» **Task description**
Repeat the listing in full, word for word.
-- Given records follows --
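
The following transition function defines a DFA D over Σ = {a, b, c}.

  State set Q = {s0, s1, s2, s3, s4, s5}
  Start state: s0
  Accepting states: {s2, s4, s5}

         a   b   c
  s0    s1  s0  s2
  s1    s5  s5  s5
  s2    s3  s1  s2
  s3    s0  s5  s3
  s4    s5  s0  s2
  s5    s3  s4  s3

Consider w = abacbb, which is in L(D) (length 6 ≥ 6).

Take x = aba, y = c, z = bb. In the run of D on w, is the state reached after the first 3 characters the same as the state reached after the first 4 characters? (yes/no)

yes

State sequence: s0 -a-> s1 -b-> s5 -a-> s3 -c-> s3

After x (step 3): s3. After xy (step 4): s3.
They match, so y = c drives D around a cycle from s3 back to itself; pumping y any number of times keeps D in s3 before reading z, and xyⁱz ∈ L(D) for every i ≥ 0.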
-- Given records concluded --
» **Reply to the exercise**
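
The following transition function defines a DFA D over Σ = {a, b, c}.

  State set Q = {s0, s1, s2, s3, s4, s5}
  Start state: s0
  Accepting states: {s2, s4, s5}

         a   b   c
  s0    s1  s0  s2
  s1    s5  s5  s5
  s2    s3  s1  s2
  s3    s0  s5  s3
  s4    s5  s0  s2
  s5    s3  s4  s3

Consider w = abacbb, which is in L(D) (length 6 ≥ 6).

Take x = aba, y = c, z = bb. In the run of D on w, is the state reached after the first 3 characters the same as the state reached after the first 4 characters? (yes/no)

yes

State sequence: s0 -a-> s1 -b-> s5 -a-> s3 -c-> s3

After x (step 3): s3. After xy (step 4): s3.
They match, so y = c drives D around a cycle from s3 back to itself; pumping y any number of times keeps D in s3 before reading z, and xyⁱz ∈ L(D) for every i ≥ 0.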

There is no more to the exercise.